> **What needs to be done**
Return, exactly and in full, the lines of the records below starting at the one with "1. write(19)" and ending at the one with "11. write(9)", and no other lines.

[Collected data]
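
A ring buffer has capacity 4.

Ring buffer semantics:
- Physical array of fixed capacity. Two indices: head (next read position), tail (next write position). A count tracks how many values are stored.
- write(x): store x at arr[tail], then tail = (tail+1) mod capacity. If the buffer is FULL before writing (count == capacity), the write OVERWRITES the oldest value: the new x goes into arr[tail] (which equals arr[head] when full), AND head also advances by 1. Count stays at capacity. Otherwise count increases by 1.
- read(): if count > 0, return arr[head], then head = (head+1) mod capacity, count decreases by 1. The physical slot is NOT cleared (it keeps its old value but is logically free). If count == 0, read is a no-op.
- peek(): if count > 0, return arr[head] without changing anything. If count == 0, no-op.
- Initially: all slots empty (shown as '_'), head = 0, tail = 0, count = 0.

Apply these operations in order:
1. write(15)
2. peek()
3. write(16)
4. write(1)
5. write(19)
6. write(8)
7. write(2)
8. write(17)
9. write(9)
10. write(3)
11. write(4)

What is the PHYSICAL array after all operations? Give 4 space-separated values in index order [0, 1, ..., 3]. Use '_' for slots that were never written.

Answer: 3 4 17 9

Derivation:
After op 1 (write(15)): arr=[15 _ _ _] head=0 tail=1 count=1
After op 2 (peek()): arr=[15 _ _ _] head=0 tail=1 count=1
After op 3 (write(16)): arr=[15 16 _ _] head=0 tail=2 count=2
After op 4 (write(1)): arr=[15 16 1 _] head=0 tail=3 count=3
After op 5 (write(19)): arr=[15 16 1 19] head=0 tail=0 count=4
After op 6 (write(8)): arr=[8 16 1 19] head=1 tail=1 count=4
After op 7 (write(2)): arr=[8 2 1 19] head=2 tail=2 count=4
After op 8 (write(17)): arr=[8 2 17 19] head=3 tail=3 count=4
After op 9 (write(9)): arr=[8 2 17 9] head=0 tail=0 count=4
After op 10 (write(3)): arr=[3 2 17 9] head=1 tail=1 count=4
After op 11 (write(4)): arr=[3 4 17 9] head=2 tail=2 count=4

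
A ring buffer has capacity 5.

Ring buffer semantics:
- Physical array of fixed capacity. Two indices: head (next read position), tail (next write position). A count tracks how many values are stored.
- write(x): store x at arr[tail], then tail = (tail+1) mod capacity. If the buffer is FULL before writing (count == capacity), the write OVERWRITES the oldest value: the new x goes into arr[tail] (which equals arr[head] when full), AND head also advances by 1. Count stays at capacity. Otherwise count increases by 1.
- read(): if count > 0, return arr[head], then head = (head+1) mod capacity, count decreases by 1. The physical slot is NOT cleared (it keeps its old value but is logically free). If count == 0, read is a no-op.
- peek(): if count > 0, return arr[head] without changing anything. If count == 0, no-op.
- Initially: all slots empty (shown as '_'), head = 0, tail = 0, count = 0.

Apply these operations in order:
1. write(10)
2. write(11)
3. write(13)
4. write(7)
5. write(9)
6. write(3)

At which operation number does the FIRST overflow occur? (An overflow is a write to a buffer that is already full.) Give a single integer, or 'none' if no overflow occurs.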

--

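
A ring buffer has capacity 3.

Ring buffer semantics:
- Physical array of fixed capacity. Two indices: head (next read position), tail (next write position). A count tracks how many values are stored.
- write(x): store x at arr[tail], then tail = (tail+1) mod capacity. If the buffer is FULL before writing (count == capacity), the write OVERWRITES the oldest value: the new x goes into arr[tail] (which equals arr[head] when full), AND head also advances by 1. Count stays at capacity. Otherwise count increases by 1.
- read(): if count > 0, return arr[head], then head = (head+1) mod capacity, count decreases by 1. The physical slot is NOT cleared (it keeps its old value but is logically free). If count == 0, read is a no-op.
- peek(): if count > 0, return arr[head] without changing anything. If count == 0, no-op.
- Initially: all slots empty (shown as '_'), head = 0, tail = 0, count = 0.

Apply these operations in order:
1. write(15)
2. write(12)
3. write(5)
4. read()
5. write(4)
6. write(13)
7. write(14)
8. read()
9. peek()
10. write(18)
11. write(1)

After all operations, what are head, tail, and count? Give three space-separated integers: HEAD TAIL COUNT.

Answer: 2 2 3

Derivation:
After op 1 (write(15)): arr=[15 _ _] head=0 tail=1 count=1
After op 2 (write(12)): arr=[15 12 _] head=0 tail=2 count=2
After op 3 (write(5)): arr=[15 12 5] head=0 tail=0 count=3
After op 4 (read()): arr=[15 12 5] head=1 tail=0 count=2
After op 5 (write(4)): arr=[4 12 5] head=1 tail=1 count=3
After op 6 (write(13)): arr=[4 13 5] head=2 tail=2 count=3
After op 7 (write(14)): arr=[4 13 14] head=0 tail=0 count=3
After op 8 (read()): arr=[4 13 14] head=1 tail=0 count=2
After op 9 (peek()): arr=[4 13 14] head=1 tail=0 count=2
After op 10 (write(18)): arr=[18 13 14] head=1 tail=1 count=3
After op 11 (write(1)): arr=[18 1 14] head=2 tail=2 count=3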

* * *

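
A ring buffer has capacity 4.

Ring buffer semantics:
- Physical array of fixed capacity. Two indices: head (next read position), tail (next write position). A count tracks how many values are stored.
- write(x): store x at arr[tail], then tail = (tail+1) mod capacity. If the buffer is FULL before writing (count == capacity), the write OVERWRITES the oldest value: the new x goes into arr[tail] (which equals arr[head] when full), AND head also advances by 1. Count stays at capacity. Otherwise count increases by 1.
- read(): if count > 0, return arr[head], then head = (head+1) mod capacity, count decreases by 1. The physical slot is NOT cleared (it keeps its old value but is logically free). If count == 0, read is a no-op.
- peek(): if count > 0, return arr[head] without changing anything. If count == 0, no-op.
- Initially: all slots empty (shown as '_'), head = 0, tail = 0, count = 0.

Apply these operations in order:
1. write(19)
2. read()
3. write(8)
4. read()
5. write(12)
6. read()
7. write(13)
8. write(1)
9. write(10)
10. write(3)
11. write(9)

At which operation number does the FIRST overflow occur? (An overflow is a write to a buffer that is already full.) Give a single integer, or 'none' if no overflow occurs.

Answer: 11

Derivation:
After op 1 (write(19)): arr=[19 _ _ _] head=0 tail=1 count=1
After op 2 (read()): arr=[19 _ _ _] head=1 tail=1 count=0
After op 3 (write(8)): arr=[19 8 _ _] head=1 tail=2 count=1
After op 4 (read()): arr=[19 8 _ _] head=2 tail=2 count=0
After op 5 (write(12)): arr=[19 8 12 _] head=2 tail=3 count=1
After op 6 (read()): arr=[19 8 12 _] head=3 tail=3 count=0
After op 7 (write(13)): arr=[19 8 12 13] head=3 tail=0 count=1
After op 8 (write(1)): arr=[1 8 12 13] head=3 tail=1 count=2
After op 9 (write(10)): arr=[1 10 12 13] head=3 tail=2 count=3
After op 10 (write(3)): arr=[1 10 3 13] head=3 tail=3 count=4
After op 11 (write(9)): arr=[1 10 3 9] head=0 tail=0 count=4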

> **Exercise solution**
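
1. write(19)
2. read()
3. write(8)
4. read()
5. write(12)
6. read()
7. write(13)
8. write(1)
9. write(10)
10. write(3)
11. write(9)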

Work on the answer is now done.